INFORMATION SUPPLIED:

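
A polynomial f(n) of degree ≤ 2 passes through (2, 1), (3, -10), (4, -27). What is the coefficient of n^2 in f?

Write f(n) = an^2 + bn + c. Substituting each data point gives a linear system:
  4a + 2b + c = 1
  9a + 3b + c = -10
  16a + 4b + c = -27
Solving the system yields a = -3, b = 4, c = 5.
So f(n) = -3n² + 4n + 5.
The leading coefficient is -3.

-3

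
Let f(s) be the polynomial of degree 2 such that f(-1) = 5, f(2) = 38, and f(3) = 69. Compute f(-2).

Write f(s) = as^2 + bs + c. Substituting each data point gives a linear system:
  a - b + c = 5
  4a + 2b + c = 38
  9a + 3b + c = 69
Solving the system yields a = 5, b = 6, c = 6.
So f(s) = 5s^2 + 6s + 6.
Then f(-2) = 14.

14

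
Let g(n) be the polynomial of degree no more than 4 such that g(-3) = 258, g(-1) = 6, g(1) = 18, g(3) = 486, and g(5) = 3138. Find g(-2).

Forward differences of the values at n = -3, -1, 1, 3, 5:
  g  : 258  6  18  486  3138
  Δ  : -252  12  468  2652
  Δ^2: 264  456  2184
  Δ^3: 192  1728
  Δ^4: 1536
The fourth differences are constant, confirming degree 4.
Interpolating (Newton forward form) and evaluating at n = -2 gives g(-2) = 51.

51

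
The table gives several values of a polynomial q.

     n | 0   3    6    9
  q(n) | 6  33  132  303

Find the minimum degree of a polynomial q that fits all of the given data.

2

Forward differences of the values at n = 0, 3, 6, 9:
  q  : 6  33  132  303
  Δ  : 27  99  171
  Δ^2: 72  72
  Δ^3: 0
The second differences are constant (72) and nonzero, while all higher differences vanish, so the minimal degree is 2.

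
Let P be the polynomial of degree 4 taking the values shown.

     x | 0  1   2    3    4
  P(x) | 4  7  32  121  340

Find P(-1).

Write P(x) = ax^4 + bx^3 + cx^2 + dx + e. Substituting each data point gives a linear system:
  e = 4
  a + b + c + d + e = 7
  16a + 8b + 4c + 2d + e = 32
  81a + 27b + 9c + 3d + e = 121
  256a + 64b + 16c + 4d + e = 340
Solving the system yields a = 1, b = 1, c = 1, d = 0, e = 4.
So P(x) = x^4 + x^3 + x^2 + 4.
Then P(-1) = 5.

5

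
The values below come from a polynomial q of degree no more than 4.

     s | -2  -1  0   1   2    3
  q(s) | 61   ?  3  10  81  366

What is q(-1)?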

TASK ITEM: Every record above is to be copied out exactly.

SOLUTION FOR THIS TASK:
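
A polynomial f(n) of degree ≤ 2 passes through (2, 1), (3, -10), (4, -27). What is the coefficient of n^2 in f?

Write f(n) = an^2 + bn + c. Substituting each data point gives a linear system:
  4a + 2b + c = 1
  9a + 3b + c = -10
  16a + 4b + c = -27
Solving the system yields a = -3, b = 4, c = 5.
So f(n) = -3n² + 4n + 5.
The leading coefficient is -3.

-3

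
Let f(s) be the polynomial of degree 2 such that f(-1) = 5, f(2) = 38, and f(3) = 69. Compute f(-2).

Write f(s) = as^2 + bs + c. Substituting each data point gives a linear system:
  a - b + c = 5
  4a + 2b + c = 38
  9a + 3b + c = 69
Solving the system yields a = 5, b = 6, c = 6.
So f(s) = 5s^2 + 6s + 6.
Then f(-2) = 14.

14

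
Let g(n) be the polynomial of degree no more than 4 such that g(-3) = 258, g(-1) = 6, g(1) = 18, g(3) = 486, and g(5) = 3138. Find g(-2).

Forward differences of the values at n = -3, -1, 1, 3, 5:
  g  : 258  6  18  486  3138
  Δ  : -252  12  468  2652
  Δ^2: 264  456  2184
  Δ^3: 192  1728
  Δ^4: 1536
The fourth differences are constant, confirming degree 4.
Interpolating (Newton forward form) and evaluating at n = -2 gives g(-2) = 51.

51

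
The table gives several values of a polynomial q.

     n | 0   3    6    9
  q(n) | 6  33  132  303

Find the minimum degree of a polynomial q that fits all of the given data.

2

Forward differences of the values at n = 0, 3, 6, 9:
  q  : 6  33  132  303
  Δ  : 27  99  171
  Δ^2: 72  72
  Δ^3: 0
The second differences are constant (72) and nonzero, while all higher differences vanish, so the minimal degree is 2.

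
Let P be the polynomial of degree 4 taking the values shown.

     x | 0  1   2    3    4
  P(x) | 4  7  32  121  340

Find P(-1).

Write P(x) = ax^4 + bx^3 + cx^2 + dx + e. Substituting each data point gives a linear system:
  e = 4
  a + b + c + d + e = 7
  16a + 8b + 4c + 2d + e = 32
  81a + 27b + 9c + 3d + e = 121
  256a + 64b + 16c + 4d + e = 340
Solving the system yields a = 1, b = 1, c = 1, d = 0, e = 4.
So P(x) = x^4 + x^3 + x^2 + 4.
Then P(-1) = 5.

5

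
The values below come from a polynomial q of degree no more than 4.

     s | -2  -1  0   1   2    3
  q(s) | 61   ?  3  10  81  366

What is q(-1)?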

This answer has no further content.